━━ Supplied information

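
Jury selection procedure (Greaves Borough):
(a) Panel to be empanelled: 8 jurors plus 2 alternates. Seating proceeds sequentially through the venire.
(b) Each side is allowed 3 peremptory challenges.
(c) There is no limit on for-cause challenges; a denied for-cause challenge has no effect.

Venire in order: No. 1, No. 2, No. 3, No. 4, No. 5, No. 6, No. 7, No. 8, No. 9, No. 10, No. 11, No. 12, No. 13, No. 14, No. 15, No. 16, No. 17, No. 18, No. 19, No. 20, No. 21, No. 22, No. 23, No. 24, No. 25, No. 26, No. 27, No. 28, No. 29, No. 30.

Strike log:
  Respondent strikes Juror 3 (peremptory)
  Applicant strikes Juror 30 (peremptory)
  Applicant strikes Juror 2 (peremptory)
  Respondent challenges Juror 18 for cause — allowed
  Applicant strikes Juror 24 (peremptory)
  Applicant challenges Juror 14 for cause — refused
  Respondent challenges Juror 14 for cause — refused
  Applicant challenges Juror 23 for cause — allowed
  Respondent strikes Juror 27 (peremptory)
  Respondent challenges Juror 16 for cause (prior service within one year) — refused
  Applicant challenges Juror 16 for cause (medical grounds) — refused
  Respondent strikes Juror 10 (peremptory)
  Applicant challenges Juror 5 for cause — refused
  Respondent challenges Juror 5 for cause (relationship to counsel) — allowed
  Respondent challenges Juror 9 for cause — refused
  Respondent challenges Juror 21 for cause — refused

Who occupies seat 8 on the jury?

Removed: #2, #3, #5, #10, #18, #23, #24, #27, #30. (#9, #14, #16, #21 stay — for-cause denied.)
Filling seats in venire order through position 8: #1, #4, #6, #7, #8, #9, #11, #12.
So seat 8 is #12.

12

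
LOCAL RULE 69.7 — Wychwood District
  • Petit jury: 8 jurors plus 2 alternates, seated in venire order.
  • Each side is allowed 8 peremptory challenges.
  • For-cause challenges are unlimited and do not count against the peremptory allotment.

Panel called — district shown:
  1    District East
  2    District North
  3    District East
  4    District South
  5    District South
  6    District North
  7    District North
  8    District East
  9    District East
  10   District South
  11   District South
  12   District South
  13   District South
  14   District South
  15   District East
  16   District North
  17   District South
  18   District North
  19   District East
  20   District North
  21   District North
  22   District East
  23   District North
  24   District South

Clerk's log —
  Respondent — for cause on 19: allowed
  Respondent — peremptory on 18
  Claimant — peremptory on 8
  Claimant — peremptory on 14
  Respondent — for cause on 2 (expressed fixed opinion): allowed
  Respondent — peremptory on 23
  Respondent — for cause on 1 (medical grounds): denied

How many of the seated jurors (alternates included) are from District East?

3

Removed: #2, #8, #14, #18, #19, #23.
Seated (10 incl. alternates): #1, #3, #4, #5, #6, #7, #9, #10, #11, #12.
Of those, in District East: #1, #3, #9 → 3.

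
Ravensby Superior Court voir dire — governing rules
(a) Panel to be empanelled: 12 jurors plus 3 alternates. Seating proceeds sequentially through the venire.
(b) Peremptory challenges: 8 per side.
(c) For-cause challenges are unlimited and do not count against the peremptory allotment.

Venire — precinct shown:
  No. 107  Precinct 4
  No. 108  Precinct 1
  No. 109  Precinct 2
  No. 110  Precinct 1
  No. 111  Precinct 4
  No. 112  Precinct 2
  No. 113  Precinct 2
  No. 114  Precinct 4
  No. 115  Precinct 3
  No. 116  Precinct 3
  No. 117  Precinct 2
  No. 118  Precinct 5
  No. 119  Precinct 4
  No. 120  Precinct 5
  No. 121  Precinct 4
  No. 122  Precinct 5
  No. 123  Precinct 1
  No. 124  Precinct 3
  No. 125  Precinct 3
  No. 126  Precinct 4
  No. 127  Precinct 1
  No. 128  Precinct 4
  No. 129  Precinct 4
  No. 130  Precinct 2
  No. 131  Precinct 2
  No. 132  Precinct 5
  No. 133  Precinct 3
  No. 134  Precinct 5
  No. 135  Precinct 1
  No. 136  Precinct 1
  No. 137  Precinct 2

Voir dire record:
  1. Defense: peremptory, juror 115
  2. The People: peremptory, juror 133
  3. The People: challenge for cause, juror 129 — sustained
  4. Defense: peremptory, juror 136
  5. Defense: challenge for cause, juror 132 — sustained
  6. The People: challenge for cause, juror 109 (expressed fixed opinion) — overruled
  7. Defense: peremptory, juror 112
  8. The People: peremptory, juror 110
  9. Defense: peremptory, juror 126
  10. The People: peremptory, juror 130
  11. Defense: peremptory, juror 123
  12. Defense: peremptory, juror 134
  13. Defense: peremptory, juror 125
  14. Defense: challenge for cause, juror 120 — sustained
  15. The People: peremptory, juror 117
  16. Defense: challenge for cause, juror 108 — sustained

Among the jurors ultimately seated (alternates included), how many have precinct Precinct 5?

2

Removed: #108, #110, #112, #115, #117, #120, #123, #125, #126, #129, #130, #132, #133, #134, #136.
Seated (15 incl. alternates): #107, #109, #111, #113, #114, #116, #118, #119, #121, #122, #124, #127, #128, #131, #135.
Of those, in Precinct 5: #118, #122 → 2.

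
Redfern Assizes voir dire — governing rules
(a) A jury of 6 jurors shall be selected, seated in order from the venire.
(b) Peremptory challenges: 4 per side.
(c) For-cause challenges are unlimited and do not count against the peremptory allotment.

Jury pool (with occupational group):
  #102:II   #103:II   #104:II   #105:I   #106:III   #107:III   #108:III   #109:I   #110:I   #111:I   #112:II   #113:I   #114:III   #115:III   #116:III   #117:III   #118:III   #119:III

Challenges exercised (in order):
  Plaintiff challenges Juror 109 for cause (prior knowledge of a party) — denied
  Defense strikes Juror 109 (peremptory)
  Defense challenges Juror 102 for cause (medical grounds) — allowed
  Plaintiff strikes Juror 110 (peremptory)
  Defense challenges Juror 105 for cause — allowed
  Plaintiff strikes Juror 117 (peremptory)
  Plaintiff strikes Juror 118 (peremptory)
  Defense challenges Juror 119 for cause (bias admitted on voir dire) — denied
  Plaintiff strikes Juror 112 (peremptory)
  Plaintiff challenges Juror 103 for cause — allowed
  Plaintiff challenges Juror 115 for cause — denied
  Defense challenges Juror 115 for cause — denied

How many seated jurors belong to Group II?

1

Removed: #102, #103, #105, #109, #110, #112, #117, #118.
Seated jurors 1–6: #104, #106, #107, #108, #111, #113.
Of those, in Group II: #104 → 1.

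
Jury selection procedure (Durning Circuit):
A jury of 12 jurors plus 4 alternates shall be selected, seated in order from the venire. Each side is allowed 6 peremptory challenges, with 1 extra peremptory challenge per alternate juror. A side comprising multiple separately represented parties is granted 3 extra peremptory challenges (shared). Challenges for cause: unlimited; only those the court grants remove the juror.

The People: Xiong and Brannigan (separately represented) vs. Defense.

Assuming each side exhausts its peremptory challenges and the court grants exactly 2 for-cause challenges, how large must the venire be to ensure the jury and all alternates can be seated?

Seats to fill: 12 + 4 alternates = 16.
Peremptories — The People: 6 + 1×4 + 3 = 13; Defense: 6 + 1×4 = 10; total 23.
For-cause removals: 2.
Minimum venire: 16 + 23 + 2 = 41.

41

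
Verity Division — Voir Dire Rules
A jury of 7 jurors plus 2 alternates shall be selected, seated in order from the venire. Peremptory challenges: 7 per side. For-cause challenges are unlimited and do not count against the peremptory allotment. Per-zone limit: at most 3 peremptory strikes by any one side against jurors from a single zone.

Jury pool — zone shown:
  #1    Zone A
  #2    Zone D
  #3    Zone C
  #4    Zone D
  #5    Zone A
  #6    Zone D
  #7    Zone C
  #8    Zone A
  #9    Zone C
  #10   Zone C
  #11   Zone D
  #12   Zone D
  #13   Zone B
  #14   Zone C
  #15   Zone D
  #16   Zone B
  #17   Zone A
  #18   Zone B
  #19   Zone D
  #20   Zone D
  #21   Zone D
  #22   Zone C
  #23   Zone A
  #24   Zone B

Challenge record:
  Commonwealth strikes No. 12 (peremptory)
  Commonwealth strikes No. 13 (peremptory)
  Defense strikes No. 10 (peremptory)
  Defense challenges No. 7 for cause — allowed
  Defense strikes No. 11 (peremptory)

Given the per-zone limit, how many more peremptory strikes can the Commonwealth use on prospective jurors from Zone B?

2

Commonwealth peremptories so far: #12, #13 — 2 of 7 used, 5 left overall.
Against Zone B: #13 — 1 used; per-zone cap 3 leaves 2.
Binding limit: min(5, 2) = 2.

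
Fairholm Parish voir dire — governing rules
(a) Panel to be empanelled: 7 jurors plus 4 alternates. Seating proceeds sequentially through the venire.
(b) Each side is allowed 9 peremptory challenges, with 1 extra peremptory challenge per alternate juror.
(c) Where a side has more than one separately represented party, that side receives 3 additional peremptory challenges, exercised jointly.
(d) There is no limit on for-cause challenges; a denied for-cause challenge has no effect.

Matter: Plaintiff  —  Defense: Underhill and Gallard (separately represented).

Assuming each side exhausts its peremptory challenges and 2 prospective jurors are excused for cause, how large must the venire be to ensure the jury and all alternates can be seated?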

━━━━

Your assignment »
Retype only the stretch of lines above starting at the one with "Respondent — peremptory on 23" and stopping at the one with "5. Defense: challenge", exactly as written, with both kept.

Result »
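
  Respondent — peremptory on 23
  Respondent — for cause on 1 (medical grounds): denied

How many of the seated jurors (alternates included) are from District East?

3

Removed: #2, #8, #14, #18, #19, #23.
Seated (10 incl. alternates): #1, #3, #4, #5, #6, #7, #9, #10, #11, #12.
Of those, in District East: #1, #3, #9 → 3.

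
Ravensby Superior Court voir dire — governing rules
(a) Panel to be empanelled: 12 jurors plus 3 alternates. Seating proceeds sequentially through the venire.
(b) Peremptory challenges: 8 per side.
(c) For-cause challenges are unlimited and do not count against the peremptory allotment.

Venire — precinct shown:
  No. 107  Precinct 4
  No. 108  Precinct 1
  No. 109  Precinct 2
  No. 110  Precinct 1
  No. 111  Precinct 4
  No. 112  Precinct 2
  No. 113  Precinct 2
  No. 114  Precinct 4
  No. 115  Precinct 3
  No. 116  Precinct 3
  No. 117  Precinct 2
  No. 118  Precinct 5
  No. 119  Precinct 4
  No. 120  Precinct 5
  No. 121  Precinct 4
  No. 122  Precinct 5
  No. 123  Precinct 1
  No. 124  Precinct 3
  No. 125  Precinct 3
  No. 126  Precinct 4
  No. 127  Precinct 1
  No. 128  Precinct 4
  No. 129  Precinct 4
  No. 130  Precinct 2
  No. 131  Precinct 2
  No. 132  Precinct 5
  No. 133  Precinct 3
  No. 134  Precinct 5
  No. 135  Precinct 1
  No. 136  Precinct 1
  No. 137  Precinct 2

Voir dire record:
  1. Defense: peremptory, juror 115
  2. The People: peremptory, juror 133
  3. The People: challenge for cause, juror 129 — sustained
  4. Defense: peremptory, juror 136
  5. Defense: challenge for cause, juror 132 — sustained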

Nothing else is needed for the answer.